» Try it:
Nothing in the records should be left out; transcribe them exactly.

*** Opening of Supplied data ***

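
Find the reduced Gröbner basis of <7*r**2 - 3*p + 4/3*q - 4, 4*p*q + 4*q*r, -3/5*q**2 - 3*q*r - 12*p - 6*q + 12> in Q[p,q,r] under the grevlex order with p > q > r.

f_1 = 7*r**2 - 3*p + 4/3*q - 4, LT = r**2.
f_2 = 4*p*q + 4*q*r, LT = p*q.
f_3 = -3/5*q**2 - 3*q*r - 12*p - 6*q + 12, LT = q**2.

S(f_2,f_3): lcm = p*q**2. S = -5*p*q*r + q**2*r - 20*p**2 - 10*p*q + 20*p.
  reduce S modulo (f_1, f_2, f_3):
  remainder -20*p**2 - 20*p*r + 20*p + 20*r ≠ 0; add g_4 = -20*p**2 - 20*p*r + 20*p + 20*r to the basis.

The other S-polynomials (S(f_1,f_2), S(f_1,f_3), S(f_1,g_4), S(f_2,g_4), S(f_3,g_4)) all reduce to 0 modulo the current basis, so we have a Gröbner basis.

G = {p**2 + p*r - p - r, p*q + q*r, q**2 + 5*q*r + 20*p + 10*q - 20, r**2 - 3/7*p + 4/21*q - 4/7}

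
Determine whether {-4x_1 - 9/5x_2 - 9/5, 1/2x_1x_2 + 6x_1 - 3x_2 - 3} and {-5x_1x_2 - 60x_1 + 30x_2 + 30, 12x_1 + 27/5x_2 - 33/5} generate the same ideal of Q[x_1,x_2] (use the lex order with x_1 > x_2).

No, the ideals differ.

Equality of ideals is decidable: compute both reduced Gröbner bases (unique for the ordering) and check whether they agree.
Buchberger on the first generating set:
f_1 = -4x_1 - 9/5x_2 - 9/5, LT = x_1.
f_2 = 1/2x_1x_2 + 6x_1 - 3x_2 - 3, LT = x_1x_2.

S(f_1,f_2): lcm = x_1x_2. S = -12x_1 + 9/20x_2^2 + 129/20x_2 + 6.
  leading term x_1: subtract (3)·f_1 from -12x_1 + 9/20x_2^2 + 129/20x_2 + 6 → 9/20x_2^2 + 237/20x_2 + 57/5
  leading term x_2^2: no divisor's leading term divides it; move 9/20x_2^2 to the remainder.
  leading term x_2: no divisor's leading term divides it; move 237/20x_2 to the remainder.
  leading term 1: no divisor's leading term divides it; move 57/5 to the remainder.
  remainder 9/20x_2^2 + 237/20x_2 + 57/5 ≠ 0; add g_3 = 9/20x_2^2 + 237/20x_2 + 57/5 to the basis.

The other S-polynomials (S(f_1,g_3), S(f_2,g_3)) all reduce to 0 modulo the current basis, so we have a Gröbner basis.
Inter-reduce: drop elements whose leading term is divisible by another's, tail-reduce, and make monic.
Reduced Gröbner basis: {x_1 + 9/20x_2 + 9/20, x_2^2 + 79/3x_2 + 76/3}.

Buchberger on the second generating set:
h_1 = -5x_1x_2 - 60x_1 + 30x_2 + 30, LT = x_1x_2.
h_2 = 12x_1 + 27/5x_2 - 33/5, LT = x_1.

S(h_1,h_2): lcm = x_1x_2. S = 12x_1 - 9/20x_2^2 - 109/20x_2 - 6.
  leading term x_1: subtract (1)·h_2 from 12x_1 - 9/20x_2^2 - 109/20x_2 - 6 → -9/20x_2^2 - 217/20x_2 + 3/5
  leading term x_2^2: no divisor's leading term divides it; move -9/20x_2^2 to the remainder.
  leading term x_2: no divisor's leading term divides it; move -217/20x_2 to the remainder.
  leading term 1: no divisor's leading term divides it; move 3/5 to the remainder.
  remainder -9/20x_2^2 - 217/20x_2 + 3/5 ≠ 0; add k_3 = -9/20x_2^2 - 217/20x_2 + 3/5 to the basis.

The other S-polynomials (S(h_1,k_3), S(h_2,k_3)) all reduce to 0 modulo the current basis, so we have a Gröbner basis.
Inter-reduce: drop elements whose leading term is divisible by another's, tail-reduce, and make monic.
Reduced Gröbner basis: {x_1 + 9/20x_2 - 11/20, x_2^2 + 217/9x_2 - 4/3}.

The bases are distinct; the ideals are different.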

*** Close of Supplied data ***

» Answer to the exercise:
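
Find the reduced Gröbner basis of <7*r**2 - 3*p + 4/3*q - 4, 4*p*q + 4*q*r, -3/5*q**2 - 3*q*r - 12*p - 6*q + 12> in Q[p,q,r] under the grevlex order with p > q > r.

f_1 = 7*r**2 - 3*p + 4/3*q - 4, LT = r**2.
f_2 = 4*p*q + 4*q*r, LT = p*q.
f_3 = -3/5*q**2 - 3*q*r - 12*p - 6*q + 12, LT = q**2.

S(f_2,f_3): lcm = p*q**2. S = -5*p*q*r + q**2*r - 20*p**2 - 10*p*q + 20*p.
  reduce S modulo (f_1, f_2, f_3):
  remainder -20*p**2 - 20*p*r + 20*p + 20*r ≠ 0; add g_4 = -20*p**2 - 20*p*r + 20*p + 20*r to the basis.

The other S-polynomials (S(f_1,f_2), S(f_1,f_3), S(f_1,g_4), S(f_2,g_4), S(f_3,g_4)) all reduce to 0 modulo the current basis, so we have a Gröbner basis.

G = {p**2 + p*r - p - r, p*q + q*r, q**2 + 5*q*r + 20*p + 10*q - 20, r**2 - 3/7*p + 4/21*q - 4/7}

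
Determine whether {-4x_1 - 9/5x_2 - 9/5, 1/2x_1x_2 + 6x_1 - 3x_2 - 3} and {-5x_1x_2 - 60x_1 + 30x_2 + 30, 12x_1 + 27/5x_2 - 33/5} generate the same ideal of Q[x_1,x_2] (use the lex order with x_1 > x_2).

No, the ideals differ.

Equality of ideals is decidable: compute both reduced Gröbner bases (unique for the ordering) and check whether they agree.
Buchberger on the first generating set:
f_1 = -4x_1 - 9/5x_2 - 9/5, LT = x_1.
f_2 = 1/2x_1x_2 + 6x_1 - 3x_2 - 3, LT = x_1x_2.

S(f_1,f_2): lcm = x_1x_2. S = -12x_1 + 9/20x_2^2 + 129/20x_2 + 6.
  leading term x_1: subtract (3)·f_1 from -12x_1 + 9/20x_2^2 + 129/20x_2 + 6 → 9/20x_2^2 + 237/20x_2 + 57/5
  leading term x_2^2: no divisor's leading term divides it; move 9/20x_2^2 to the remainder.
  leading term x_2: no divisor's leading term divides it; move 237/20x_2 to the remainder.
  leading term 1: no divisor's leading term divides it; move 57/5 to the remainder.
  remainder 9/20x_2^2 + 237/20x_2 + 57/5 ≠ 0; add g_3 = 9/20x_2^2 + 237/20x_2 + 57/5 to the basis.

The other S-polynomials (S(f_1,g_3), S(f_2,g_3)) all reduce to 0 modulo the current basis, so we have a Gröbner basis.
Inter-reduce: drop elements whose leading term is divisible by another's, tail-reduce, and make monic.
Reduced Gröbner basis: {x_1 + 9/20x_2 + 9/20, x_2^2 + 79/3x_2 + 76/3}.

Buchberger on the second generating set:
h_1 = -5x_1x_2 - 60x_1 + 30x_2 + 30, LT = x_1x_2.
h_2 = 12x_1 + 27/5x_2 - 33/5, LT = x_1.

S(h_1,h_2): lcm = x_1x_2. S = 12x_1 - 9/20x_2^2 - 109/20x_2 - 6.
  leading term x_1: subtract (1)·h_2 from 12x_1 - 9/20x_2^2 - 109/20x_2 - 6 → -9/20x_2^2 - 217/20x_2 + 3/5
  leading term x_2^2: no divisor's leading term divides it; move -9/20x_2^2 to the remainder.
  leading term x_2: no divisor's leading term divides it; move -217/20x_2 to the remainder.
  leading term 1: no divisor's leading term divides it; move 3/5 to the remainder.
  remainder -9/20x_2^2 - 217/20x_2 + 3/5 ≠ 0; add k_3 = -9/20x_2^2 - 217/20x_2 + 3/5 to the basis.

The other S-polynomials (S(h_1,k_3), S(h_2,k_3)) all reduce to 0 modulo the current basis, so we have a Gröbner basis.
Inter-reduce: drop elements whose leading term is divisible by another's, tail-reduce, and make monic.
Reduced Gröbner basis: {x_1 + 9/20x_2 - 11/20, x_2^2 + 217/9x_2 - 4/3}.

The bases are distinct; the ideals are different.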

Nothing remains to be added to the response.